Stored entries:

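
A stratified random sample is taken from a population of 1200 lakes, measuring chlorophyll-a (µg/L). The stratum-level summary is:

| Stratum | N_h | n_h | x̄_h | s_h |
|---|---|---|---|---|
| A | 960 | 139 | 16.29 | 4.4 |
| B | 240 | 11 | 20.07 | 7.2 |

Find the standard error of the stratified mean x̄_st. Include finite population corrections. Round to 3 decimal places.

V̂(x̄_st) = Σ W_h² (1 − n_h/N_h) s_h²/n_h, with W_h = N_h/N and N = 1200:
  stratum A: (960/1200)²·(1 − 139/960)·4.4²/139 = 0.0762329
  stratum B: (240/1200)²·(1 − 11/240)·7.2²/11 = 0.179869
V̂(x̄_st) = 0.256102
SE(x̄_st) = √0.256102 = 0.506065

SE(x̄_st) ≈ 0.506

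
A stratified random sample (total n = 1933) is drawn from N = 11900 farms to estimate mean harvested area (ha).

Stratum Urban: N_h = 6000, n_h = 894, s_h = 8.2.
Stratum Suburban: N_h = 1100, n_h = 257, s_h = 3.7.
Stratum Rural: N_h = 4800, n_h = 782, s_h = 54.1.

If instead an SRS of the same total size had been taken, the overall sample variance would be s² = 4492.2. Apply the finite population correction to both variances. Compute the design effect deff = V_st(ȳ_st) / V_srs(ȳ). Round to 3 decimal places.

V̂(ȳ_st) = Σ W_h² (1 − n_h/N_h) s_h²/n_h, with W_h = N_h/N and N = 11900:
  stratum Urban: (6000/11900)²·(1 − 894/6000)·8.2²/894 = 0.0162715
  stratum Suburban: (1100/11900)²·(1 − 257/1100)·3.7²/257 = 0.000348816
  stratum Rural: (4800/11900)²·(1 − 782/4800)·54.1²/782 = 0.509736
V_st = 0.526356
V_srs = (1 − 1933/11900)·4492.2/1933 = 1.94646
deff = V_st / V_srs = 0.526356/1.94646 = 0.2704

deff ≈ 0.270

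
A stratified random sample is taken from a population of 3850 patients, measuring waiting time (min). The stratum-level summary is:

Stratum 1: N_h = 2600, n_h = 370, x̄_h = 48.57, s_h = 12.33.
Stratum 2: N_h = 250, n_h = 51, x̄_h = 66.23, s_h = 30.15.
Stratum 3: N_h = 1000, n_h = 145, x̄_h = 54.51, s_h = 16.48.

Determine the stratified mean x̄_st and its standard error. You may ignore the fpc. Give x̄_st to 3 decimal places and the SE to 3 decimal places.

x̄_st = Σ W_h x̄_h = (2600·48.57 + 250·66.23 + 1000·54.51)/3850 = 51.25961
V̂(x̄_st) = Σ W_h² s_h²/n_h, with W_h = N_h/N and N = 3850:
  stratum 1: (2600/3850)²·12.33²/370 = 0.187391
  stratum 2: (250/3850)²·30.15²/51 = 0.0751559
  stratum 3: (1000/3850)²·16.48²/145 = 0.126364
V̂(x̄_st) = 0.388912
SE(x̄_st) = √0.388912 = 0.623628

x̄_st ≈ 51.260, SE ≈ 0.624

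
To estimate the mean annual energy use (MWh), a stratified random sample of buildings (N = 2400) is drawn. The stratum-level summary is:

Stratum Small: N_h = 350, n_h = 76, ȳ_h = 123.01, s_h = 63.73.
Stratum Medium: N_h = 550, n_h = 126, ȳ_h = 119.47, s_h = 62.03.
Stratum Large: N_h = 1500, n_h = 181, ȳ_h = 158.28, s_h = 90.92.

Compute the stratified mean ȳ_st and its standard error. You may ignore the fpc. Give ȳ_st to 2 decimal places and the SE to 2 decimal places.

ȳ_st ≈ 144.24, SE ≈ 4.54

ȳ_st = Σ W_h ȳ_h = (350·123.01 + 550·119.47 + 1500·158.28)/2400 = 144.24250
V̂(ȳ_st) = Σ W_h² s_h²/n_h, with W_h = N_h/N and N = 2400:
  stratum Small: (350/2400)²·63.73²/76 = 1.13655
  stratum Medium: (550/2400)²·62.03²/126 = 1.60375
  stratum Large: (1500/2400)²·90.92²/181 = 17.8402
V̂(ȳ_st) = 20.5805
SE(ȳ_st) = √20.5805 = 4.53658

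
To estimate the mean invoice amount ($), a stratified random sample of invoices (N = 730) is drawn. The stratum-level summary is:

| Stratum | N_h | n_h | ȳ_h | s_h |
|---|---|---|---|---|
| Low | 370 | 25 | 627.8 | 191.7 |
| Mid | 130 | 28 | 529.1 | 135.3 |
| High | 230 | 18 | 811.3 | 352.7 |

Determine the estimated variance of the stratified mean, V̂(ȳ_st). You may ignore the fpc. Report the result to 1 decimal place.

V̂(ȳ_st) ≈ 1084.4

V̂(ȳ_st) = Σ W_h² s_h²/n_h, with W_h = N_h/N and N = 730:
  stratum Low: (370/730)²·191.7²/25 = 377.626
  stratum Mid: (130/730)²·135.3²/28 = 20.7338
  stratum High: (230/730)²·352.7²/18 = 686.038
V̂(ȳ_st) = 1084.4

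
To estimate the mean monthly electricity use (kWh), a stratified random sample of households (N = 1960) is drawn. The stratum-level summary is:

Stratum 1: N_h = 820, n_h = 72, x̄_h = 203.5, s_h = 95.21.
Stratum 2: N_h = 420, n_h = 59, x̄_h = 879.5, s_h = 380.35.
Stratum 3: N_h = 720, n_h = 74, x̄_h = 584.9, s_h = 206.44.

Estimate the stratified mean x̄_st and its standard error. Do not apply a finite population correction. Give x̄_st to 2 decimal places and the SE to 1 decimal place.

x̄_st = Σ W_h x̄_h = (820·203.5 + 420·879.5 + 720·584.9)/1960 = 488.46327
V̂(x̄_st) = Σ W_h² s_h²/n_h, with W_h = N_h/N and N = 1960:
  stratum 1: (820/1960)²·95.21²/72 = 22.0368
  stratum 2: (420/1960)²·380.35²/59 = 112.59
  stratum 3: (720/1960)²·206.44²/74 = 77.7157
V̂(x̄_st) = 212.343
SE(x̄_st) = √212.343 = 14.572

x̄_st ≈ 488.46, SE ≈ 14.6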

● Your task: Your task is to quote the lines above, beginning with the first and ending with the one that holds "20.07 | 7.2 |".

● Response to this task:
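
A stratified random sample is taken from a population of 1200 lakes, measuring chlorophyll-a (µg/L). The stratum-level summary is:

| Stratum | N_h | n_h | x̄_h | s_h |
|---|---|---|---|---|
| A | 960 | 139 | 16.29 | 4.4 |
| B | 240 | 11 | 20.07 | 7.2 |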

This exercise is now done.